**Task details**
Work out how many lines in the entries below include the word "Married". Give nothing but the number.

-- Dataset records follows --

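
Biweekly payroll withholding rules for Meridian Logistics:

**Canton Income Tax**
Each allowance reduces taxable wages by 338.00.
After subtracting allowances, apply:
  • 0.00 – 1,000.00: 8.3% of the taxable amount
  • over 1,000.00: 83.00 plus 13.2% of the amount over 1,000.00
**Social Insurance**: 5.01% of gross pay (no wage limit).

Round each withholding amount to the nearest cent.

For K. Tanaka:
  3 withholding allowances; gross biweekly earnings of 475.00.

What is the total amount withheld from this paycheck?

Canton Income Tax: taxable = 475.00 − 3×338.00 = -539.00
  Taxable ≤ 0 → 0.00
Social Insurance: 5.01% × 475.00 = 23.80
Total: 0.00 + 23.80 = 23.80

23.80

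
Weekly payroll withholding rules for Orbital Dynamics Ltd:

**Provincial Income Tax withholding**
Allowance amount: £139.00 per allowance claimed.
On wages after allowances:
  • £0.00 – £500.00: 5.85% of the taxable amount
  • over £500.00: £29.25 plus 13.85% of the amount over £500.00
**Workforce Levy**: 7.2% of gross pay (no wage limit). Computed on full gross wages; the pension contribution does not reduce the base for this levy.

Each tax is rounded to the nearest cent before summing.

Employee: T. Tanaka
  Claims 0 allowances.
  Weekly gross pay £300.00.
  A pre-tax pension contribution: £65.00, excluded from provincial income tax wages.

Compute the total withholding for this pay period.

£35.35

Provincial Income Tax: taxable = £300.00 − £65.00 = £235.00
  5.85% × £235.00 = £13.75
Workforce Levy: 7.2% × £300.00 = £21.60
Total: £13.75 + £21.60 = £35.35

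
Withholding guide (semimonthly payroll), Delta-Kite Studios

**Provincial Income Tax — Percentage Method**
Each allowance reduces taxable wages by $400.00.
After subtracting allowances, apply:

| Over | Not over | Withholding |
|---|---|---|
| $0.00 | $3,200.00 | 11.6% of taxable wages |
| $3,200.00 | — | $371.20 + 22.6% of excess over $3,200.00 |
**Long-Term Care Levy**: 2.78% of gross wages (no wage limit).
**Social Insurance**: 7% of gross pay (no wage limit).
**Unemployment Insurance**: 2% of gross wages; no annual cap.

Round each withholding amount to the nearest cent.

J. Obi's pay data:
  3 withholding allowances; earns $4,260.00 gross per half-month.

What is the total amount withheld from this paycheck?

Provincial Income Tax: taxable = $4,260.00 − 3×$400.00 = $3,060.00
  11.6% × $3,060.00 = $354.96
Long-Term Care Levy: 2.78% × $4,260.00 = $118.43
Social Insurance: 7% × $4,260.00 = $298.20
Unemployment Insurance: 2% × $4,260.00 = $85.20
Total: $354.96 + $118.43 + $298.20 + $85.20 = $856.79

$856.79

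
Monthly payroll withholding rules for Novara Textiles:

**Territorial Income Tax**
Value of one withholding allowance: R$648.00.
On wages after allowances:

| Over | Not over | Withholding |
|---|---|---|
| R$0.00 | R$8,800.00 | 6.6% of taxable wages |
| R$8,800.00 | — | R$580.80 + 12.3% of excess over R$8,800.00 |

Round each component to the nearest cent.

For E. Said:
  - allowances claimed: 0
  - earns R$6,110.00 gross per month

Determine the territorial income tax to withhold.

R$403.26

Territorial Income Tax: taxable = R$6,110.00
  6.6% × R$6,110.00 = R$403.26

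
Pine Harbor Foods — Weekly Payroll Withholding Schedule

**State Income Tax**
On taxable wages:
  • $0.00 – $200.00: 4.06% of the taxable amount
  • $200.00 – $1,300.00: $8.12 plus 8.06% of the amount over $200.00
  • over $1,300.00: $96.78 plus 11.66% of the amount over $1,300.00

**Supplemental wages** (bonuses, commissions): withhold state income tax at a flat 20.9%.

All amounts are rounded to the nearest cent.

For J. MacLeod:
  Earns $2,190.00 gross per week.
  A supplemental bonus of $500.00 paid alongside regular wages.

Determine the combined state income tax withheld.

$305.05

State Income Tax: taxable = $2,190.00
  $96.78 + 11.66% × ($2,190.00 − $1,300.00) = $96.78 + 11.66% × $890.00 = $200.55
Supplemental (20.9% flat on bonus): 20.9% × $500.00 = $104.50
Total state income tax: $200.55 + $104.50 = $305.05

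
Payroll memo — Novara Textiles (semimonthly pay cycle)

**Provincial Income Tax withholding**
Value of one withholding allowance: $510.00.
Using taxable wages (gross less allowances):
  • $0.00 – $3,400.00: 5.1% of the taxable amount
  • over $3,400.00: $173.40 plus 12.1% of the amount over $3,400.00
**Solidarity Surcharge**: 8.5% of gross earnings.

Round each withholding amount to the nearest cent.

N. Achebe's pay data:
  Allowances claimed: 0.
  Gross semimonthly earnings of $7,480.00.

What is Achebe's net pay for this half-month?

Provincial Income Tax: taxable = $7,480.00
  $173.40 + 12.1% × ($7,480.00 − $3,400.00) = $173.40 + 12.1% × $4,080.00 = $667.08
Solidarity Surcharge: 8.5% × $7,480.00 = $635.80
Total withheld: $667.08 + $635.80 = $1,302.88
Net pay: $7,480.00 − $1,302.88 = $6,177.12

$6,177.12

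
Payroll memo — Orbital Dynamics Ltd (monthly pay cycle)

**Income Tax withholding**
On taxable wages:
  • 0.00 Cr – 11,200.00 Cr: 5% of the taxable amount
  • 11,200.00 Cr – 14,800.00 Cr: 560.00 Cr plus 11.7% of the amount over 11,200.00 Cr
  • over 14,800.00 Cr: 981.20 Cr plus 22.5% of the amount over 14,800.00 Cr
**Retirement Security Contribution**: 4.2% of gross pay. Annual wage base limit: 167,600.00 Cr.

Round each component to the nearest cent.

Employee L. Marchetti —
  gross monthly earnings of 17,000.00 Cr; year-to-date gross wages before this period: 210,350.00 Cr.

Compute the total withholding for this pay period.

Income Tax: taxable = 17,000.00 Cr
  981.20 Cr + 22.5% × (17,000.00 Cr − 14,800.00 Cr) = 981.20 Cr + 22.5% × 2,200.00 Cr = 1,476.20 Cr
Retirement Security Contribution: YTD 210,350.00 Cr ≥ cap 167,600.00 Cr → 0.00 Cr
Total: 1,476.20 Cr + 0.00 Cr = 1,476.20 Cr

1,476.20 Cr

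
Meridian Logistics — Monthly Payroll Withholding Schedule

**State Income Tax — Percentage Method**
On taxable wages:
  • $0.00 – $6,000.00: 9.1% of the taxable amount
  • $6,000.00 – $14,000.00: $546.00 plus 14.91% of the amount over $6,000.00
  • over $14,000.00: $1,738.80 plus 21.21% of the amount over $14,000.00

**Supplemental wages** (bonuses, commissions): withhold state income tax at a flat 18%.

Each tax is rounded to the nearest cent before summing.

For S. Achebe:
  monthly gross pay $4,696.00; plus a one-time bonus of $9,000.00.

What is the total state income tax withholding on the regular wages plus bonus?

State Income Tax: taxable = $4,696.00
  9.1% × $4,696.00 = $427.34
Supplemental (18% flat on bonus): 18% × $9,000.00 = $1,620.00
Total state income tax: $427.34 + $1,620.00 = $2,047.34

$2,047.34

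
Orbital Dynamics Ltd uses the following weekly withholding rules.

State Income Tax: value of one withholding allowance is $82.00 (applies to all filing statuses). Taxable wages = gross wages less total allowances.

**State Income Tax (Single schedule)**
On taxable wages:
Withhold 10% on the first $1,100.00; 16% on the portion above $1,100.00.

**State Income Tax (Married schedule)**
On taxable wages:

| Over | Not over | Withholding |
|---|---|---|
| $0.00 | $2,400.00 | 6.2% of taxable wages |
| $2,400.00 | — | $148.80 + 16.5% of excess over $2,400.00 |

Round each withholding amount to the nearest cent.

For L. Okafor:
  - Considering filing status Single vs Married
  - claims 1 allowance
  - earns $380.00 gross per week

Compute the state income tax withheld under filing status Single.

$29.80

State Income Tax (Single): taxable = $380.00 − 1×$82.00 = $298.00
  10% × $298.00 = $29.80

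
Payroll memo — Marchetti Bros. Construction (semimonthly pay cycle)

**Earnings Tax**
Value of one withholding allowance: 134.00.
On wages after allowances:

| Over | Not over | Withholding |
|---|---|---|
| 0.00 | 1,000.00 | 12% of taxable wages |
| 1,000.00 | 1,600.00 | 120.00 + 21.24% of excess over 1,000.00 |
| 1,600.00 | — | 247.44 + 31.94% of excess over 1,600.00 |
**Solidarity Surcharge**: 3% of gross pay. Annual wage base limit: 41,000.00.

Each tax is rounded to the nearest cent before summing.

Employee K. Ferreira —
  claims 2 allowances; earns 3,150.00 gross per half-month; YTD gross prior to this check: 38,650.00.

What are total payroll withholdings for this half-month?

Earnings Tax: taxable = 3,150.00 − 2×134.00 = 2,882.00
  247.44 + 31.94% × (2,882.00 − 1,600.00) = 247.44 + 31.94% × 1,282.00 = 656.91
Solidarity Surcharge: cap 41,000.00 − YTD 38,650.00 = 2,350.00 subject; 3% × 2,350.00 = 70.50
Total: 656.91 + 70.50 = 727.41

727.41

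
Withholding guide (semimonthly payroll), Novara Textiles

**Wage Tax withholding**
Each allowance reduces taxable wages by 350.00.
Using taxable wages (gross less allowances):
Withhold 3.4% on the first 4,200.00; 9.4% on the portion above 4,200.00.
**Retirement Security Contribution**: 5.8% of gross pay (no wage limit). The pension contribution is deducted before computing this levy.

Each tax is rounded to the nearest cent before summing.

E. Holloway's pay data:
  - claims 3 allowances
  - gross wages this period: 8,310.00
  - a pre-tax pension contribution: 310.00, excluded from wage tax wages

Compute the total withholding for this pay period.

Wage Tax: taxable = 8,310.00 − 310.00 − 3×350.00 = 6,950.00
  142.80 + 9.4% × (6,950.00 − 4,200.00) = 142.80 + 9.4% × 2,750.00 = 401.30
Retirement Security Contribution: 5.8% × 8,000.00 = 464.00
Total: 401.30 + 464.00 = 865.30

865.30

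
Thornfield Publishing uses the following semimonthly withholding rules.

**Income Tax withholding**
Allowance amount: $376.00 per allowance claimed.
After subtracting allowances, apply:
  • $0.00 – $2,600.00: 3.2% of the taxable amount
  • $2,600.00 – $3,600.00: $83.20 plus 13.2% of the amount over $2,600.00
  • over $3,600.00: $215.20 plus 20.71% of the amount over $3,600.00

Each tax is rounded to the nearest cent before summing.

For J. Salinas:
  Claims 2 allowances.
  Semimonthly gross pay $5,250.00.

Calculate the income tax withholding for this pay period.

Income Tax: taxable = $5,250.00 − 2×$376.00 = $4,498.00
  $215.20 + 20.71% × ($4,498.00 − $3,600.00) = $215.20 + 20.71% × $898.00 = $401.18

$401.18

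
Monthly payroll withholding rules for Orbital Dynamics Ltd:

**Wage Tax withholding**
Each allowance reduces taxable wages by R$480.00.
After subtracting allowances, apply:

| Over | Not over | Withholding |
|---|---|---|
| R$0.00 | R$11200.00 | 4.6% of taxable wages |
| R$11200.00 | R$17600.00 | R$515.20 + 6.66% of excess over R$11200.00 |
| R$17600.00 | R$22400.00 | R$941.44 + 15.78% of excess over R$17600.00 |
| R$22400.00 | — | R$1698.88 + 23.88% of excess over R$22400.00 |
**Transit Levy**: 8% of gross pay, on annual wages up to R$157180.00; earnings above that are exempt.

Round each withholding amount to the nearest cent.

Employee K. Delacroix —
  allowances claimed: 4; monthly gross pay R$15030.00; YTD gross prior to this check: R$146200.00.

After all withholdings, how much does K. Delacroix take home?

R$13509.19

Wage Tax: taxable = R$15030.00 − 4×R$480.00 = R$13110.00
  R$515.20 + 6.66% × (R$13110.00 − R$11200.00) = R$515.20 + 6.66% × R$1910.00 = R$642.41
Transit Levy: cap R$157180.00 − YTD R$146200.00 = R$10980.00 subject; 8% × R$10980.00 = R$878.40
Total withheld: R$642.41 + R$878.40 = R$1520.81
Net pay: R$15030.00 − R$1520.81 = R$13509.19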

-- Dataset records concluded --

**Result of the task**
2